(Stored data entries)
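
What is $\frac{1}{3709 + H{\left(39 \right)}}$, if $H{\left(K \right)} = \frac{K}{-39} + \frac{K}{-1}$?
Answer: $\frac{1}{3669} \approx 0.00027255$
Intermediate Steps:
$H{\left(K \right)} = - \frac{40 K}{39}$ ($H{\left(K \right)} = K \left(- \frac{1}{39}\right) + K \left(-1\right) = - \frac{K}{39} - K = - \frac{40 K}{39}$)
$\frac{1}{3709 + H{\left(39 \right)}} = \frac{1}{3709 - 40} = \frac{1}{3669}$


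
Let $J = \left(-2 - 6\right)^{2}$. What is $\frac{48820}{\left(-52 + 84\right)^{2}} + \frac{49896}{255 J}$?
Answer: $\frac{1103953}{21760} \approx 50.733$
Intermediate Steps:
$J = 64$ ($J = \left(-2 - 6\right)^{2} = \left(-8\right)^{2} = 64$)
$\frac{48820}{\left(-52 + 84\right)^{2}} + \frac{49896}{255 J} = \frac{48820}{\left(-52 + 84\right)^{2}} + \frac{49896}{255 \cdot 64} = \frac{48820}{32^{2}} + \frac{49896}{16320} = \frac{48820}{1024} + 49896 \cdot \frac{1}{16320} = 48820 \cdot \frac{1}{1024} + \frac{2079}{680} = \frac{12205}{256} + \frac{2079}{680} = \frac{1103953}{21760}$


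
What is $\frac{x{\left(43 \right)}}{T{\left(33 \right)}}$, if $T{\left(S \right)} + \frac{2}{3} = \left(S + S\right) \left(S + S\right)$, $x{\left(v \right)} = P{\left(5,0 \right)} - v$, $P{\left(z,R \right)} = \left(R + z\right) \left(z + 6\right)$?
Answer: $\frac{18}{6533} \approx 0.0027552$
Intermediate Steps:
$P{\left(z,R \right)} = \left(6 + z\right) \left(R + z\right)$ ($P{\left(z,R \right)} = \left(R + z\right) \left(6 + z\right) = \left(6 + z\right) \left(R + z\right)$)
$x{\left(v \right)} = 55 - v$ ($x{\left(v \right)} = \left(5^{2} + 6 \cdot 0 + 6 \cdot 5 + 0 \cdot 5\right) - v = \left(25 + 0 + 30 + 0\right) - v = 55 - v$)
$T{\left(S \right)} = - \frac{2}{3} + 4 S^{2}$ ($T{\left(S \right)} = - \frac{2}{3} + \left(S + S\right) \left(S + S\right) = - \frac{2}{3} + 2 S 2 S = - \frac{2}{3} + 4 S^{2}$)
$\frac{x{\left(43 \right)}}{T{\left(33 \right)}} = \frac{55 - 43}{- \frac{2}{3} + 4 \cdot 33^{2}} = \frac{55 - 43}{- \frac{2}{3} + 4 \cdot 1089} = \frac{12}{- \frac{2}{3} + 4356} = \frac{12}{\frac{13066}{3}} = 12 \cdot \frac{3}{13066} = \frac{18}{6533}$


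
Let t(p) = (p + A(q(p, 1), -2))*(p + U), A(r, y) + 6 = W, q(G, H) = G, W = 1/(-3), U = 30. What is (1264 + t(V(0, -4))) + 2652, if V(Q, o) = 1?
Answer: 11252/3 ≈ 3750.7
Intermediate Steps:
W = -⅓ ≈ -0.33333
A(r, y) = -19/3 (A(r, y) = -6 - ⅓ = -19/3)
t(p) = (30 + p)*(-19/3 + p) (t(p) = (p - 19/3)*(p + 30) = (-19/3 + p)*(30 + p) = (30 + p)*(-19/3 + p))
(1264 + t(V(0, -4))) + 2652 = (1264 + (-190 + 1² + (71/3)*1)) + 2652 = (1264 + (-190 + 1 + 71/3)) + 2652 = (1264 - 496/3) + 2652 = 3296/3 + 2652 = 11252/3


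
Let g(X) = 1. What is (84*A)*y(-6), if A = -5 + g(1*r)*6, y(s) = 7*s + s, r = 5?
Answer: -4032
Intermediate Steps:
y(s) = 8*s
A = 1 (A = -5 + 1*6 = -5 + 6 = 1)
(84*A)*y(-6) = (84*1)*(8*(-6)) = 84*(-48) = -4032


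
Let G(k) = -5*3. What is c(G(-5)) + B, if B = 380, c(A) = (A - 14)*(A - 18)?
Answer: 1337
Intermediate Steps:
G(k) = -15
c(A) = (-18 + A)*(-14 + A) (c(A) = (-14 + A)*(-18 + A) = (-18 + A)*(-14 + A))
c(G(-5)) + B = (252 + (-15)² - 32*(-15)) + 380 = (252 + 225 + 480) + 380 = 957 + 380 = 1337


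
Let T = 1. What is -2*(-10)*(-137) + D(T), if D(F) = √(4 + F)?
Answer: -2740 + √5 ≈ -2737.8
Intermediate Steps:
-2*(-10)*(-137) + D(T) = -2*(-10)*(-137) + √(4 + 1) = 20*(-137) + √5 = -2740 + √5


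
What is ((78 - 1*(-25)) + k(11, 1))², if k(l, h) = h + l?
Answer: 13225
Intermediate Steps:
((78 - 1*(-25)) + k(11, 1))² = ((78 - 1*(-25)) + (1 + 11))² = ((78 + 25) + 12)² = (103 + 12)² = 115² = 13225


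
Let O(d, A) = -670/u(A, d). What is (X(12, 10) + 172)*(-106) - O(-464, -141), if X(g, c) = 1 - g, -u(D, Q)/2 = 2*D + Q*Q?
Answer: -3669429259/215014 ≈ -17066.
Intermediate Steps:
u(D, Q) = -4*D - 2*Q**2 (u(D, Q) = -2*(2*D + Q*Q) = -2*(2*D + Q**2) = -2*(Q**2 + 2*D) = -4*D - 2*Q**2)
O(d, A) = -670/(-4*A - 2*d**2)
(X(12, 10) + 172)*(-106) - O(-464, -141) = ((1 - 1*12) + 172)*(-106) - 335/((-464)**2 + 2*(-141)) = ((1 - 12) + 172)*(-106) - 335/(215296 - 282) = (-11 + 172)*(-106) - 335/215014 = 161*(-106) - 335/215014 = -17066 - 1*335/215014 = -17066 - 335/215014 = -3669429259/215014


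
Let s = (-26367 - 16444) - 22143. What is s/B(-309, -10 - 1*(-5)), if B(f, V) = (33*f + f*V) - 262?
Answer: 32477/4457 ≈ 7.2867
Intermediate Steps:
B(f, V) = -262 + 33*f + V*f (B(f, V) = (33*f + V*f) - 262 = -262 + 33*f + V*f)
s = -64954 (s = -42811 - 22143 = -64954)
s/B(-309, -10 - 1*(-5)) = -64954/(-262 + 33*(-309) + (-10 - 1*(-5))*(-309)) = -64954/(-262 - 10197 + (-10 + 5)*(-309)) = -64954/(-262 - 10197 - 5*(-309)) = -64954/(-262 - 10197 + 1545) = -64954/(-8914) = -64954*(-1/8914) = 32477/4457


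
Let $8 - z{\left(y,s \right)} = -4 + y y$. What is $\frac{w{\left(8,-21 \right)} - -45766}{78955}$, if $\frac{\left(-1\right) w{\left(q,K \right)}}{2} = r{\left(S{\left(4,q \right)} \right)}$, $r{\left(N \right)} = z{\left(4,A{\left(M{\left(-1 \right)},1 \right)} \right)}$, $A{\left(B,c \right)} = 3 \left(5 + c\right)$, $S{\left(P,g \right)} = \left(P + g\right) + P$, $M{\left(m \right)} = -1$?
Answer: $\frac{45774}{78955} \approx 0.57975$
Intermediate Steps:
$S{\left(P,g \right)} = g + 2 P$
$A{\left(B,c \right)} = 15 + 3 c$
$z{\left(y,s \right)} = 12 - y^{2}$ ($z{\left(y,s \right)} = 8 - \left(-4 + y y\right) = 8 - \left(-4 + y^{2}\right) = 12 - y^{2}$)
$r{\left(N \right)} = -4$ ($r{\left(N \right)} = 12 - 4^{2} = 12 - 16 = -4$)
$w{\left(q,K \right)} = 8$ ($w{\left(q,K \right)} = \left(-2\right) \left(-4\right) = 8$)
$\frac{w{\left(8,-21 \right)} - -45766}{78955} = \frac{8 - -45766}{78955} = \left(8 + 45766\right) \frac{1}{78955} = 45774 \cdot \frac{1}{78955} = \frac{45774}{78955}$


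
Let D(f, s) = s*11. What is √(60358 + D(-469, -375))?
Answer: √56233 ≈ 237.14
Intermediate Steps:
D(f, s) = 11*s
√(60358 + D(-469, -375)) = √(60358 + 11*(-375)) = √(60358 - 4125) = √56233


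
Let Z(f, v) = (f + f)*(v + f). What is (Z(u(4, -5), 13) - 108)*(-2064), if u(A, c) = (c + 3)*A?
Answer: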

» ABOUT THIS TASK:
Look back at the data above. Transcribe exactly the lines starting at the line that contains "Answer: 13225" and ending at the line that contains "Answer: -3669429259/215014 ≈ -17066.".

» RESPONSE TO THE TASK:
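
Answer: 13225
Intermediate Steps:
((78 - 1*(-25)) + k(11, 1))² = ((78 - 1*(-25)) + (1 + 11))² = ((78 + 25) + 12)² = (103 + 12)² = 115² = 13225


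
Let O(d, A) = -670/u(A, d). What is (X(12, 10) + 172)*(-106) - O(-464, -141), if X(g, c) = 1 - g, -u(D, Q)/2 = 2*D + Q*Q?
Answer: -3669429259/215014 ≈ -17066.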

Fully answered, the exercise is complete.